**ACTIVITY**
A verbatim copy of each record is required.

Stored items
== Segment start ==
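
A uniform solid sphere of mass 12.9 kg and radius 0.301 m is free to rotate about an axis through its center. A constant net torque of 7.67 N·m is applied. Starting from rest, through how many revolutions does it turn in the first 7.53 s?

≈ 74.0 revolutions

I = (2/5)MR² = (2/5)(12.9)(0.301)² = 0.4675 kg·m².
α = τ/I = 7.67/0.4675 = 16.41 rad/s².
θ = ½αt² = ½(16.41)(7.53)² = 465.1 rad.
Revolutions = θ/(2π) = 74.03.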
== Segment end ==
**COMPLETED EXERCISE**
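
A uniform solid sphere of mass 12.9 kg and radius 0.301 m is free to rotate about an axis through its center. A constant net torque of 7.67 N·m is applied. Starting from rest, through how many revolutions does it turn in the first 7.53 s?

≈ 74.0 revolutions

I = (2/5)MR² = (2/5)(12.9)(0.301)² = 0.4675 kg·m².
α = τ/I = 7.67/0.4675 = 16.41 rad/s².
θ = ½αt² = ½(16.41)(7.53)² = 465.1 rad.
Revolutions = θ/(2π) = 74.03.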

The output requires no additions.